(Dataset extract)
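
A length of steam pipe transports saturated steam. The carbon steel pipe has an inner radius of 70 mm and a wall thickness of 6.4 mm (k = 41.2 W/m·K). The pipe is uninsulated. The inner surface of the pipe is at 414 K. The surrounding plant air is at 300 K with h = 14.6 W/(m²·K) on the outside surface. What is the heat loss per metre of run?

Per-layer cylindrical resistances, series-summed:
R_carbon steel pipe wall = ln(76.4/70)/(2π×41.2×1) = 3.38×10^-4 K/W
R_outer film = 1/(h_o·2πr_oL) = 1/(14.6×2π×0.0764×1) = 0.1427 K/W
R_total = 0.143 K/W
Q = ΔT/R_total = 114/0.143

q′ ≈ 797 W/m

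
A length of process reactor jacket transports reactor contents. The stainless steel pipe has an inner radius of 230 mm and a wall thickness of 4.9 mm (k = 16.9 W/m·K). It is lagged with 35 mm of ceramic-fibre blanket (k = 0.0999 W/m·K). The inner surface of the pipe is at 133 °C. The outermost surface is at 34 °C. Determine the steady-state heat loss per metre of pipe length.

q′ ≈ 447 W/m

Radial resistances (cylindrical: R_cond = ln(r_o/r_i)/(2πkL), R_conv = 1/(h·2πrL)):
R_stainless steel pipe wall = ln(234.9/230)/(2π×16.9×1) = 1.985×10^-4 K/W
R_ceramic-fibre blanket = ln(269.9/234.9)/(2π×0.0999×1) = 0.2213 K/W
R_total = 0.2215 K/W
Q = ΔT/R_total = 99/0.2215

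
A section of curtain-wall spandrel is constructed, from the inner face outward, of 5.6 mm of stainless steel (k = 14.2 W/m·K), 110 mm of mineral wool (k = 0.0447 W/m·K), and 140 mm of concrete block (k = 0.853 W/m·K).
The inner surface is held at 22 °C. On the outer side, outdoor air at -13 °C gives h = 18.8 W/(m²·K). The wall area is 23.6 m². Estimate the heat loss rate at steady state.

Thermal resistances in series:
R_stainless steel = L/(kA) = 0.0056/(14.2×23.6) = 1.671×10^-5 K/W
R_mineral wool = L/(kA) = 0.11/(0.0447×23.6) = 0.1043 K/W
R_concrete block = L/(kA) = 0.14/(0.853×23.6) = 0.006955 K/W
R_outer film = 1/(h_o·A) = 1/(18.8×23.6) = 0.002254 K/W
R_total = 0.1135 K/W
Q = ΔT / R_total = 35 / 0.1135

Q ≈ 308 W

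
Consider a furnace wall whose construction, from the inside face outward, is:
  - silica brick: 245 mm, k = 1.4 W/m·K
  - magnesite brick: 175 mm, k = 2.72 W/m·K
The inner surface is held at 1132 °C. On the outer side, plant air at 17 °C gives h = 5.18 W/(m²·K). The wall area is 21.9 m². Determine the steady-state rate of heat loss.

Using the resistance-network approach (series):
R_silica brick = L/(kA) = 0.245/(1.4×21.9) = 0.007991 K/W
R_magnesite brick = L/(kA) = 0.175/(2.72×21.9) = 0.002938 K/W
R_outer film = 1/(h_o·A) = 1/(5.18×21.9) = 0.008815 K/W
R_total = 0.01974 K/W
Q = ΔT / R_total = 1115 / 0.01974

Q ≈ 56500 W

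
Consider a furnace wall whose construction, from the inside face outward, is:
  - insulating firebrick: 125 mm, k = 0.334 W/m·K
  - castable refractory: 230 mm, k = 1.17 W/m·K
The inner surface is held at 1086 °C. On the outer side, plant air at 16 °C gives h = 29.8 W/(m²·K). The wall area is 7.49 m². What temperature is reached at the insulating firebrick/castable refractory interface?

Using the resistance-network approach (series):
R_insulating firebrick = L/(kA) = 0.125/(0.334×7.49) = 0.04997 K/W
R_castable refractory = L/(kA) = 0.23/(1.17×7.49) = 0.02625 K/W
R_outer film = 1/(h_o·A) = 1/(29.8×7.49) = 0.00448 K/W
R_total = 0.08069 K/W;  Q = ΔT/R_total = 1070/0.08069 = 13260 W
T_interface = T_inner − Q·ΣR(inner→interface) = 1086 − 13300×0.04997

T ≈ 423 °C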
(End Dataset extract)
(Dataset extract)
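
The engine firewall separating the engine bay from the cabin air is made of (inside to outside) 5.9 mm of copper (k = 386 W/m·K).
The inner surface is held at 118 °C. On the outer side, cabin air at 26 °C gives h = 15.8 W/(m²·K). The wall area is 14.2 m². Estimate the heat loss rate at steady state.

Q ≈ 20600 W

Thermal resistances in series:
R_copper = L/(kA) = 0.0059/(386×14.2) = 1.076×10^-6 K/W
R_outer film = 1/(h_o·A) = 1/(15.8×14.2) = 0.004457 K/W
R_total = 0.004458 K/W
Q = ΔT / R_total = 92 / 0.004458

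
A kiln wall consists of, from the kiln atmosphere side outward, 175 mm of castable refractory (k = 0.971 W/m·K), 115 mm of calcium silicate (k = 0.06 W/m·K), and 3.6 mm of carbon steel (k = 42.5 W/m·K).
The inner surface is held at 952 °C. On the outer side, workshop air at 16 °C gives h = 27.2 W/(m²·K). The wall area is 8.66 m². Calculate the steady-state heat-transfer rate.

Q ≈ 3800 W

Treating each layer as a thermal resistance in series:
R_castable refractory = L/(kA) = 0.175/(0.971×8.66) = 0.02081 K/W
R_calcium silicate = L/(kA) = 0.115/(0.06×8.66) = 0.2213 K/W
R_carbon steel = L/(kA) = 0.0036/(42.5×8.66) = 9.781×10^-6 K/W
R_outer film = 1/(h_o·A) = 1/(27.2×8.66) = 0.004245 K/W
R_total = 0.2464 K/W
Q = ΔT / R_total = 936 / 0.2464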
(End Dataset extract)
### Exercise
Nothing should appear in the answer except the lines above from the line with "A section of" through the line with "- magnesite brick: 175 mm, k = 2.72 W/m·K", both included, written out exactly.

### Task output
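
A section of curtain-wall spandrel is constructed, from the inner face outward, of 5.6 mm of stainless steel (k = 14.2 W/m·K), 110 mm of mineral wool (k = 0.0447 W/m·K), and 140 mm of concrete block (k = 0.853 W/m·K).
The inner surface is held at 22 °C. On the outer side, outdoor air at -13 °C gives h = 18.8 W/(m²·K). The wall area is 23.6 m². Estimate the heat loss rate at steady state.

Thermal resistances in series:
R_stainless steel = L/(kA) = 0.0056/(14.2×23.6) = 1.671×10^-5 K/W
R_mineral wool = L/(kA) = 0.11/(0.0447×23.6) = 0.1043 K/W
R_concrete block = L/(kA) = 0.14/(0.853×23.6) = 0.006955 K/W
R_outer film = 1/(h_o·A) = 1/(18.8×23.6) = 0.002254 K/W
R_total = 0.1135 K/W
Q = ΔT / R_total = 35 / 0.1135

Q ≈ 308 W

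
Consider a furnace wall whose construction, from the inside face outward, is:
  - silica brick: 245 mm, k = 1.4 W/m·K
  - magnesite brick: 175 mm, k = 2.72 W/m·K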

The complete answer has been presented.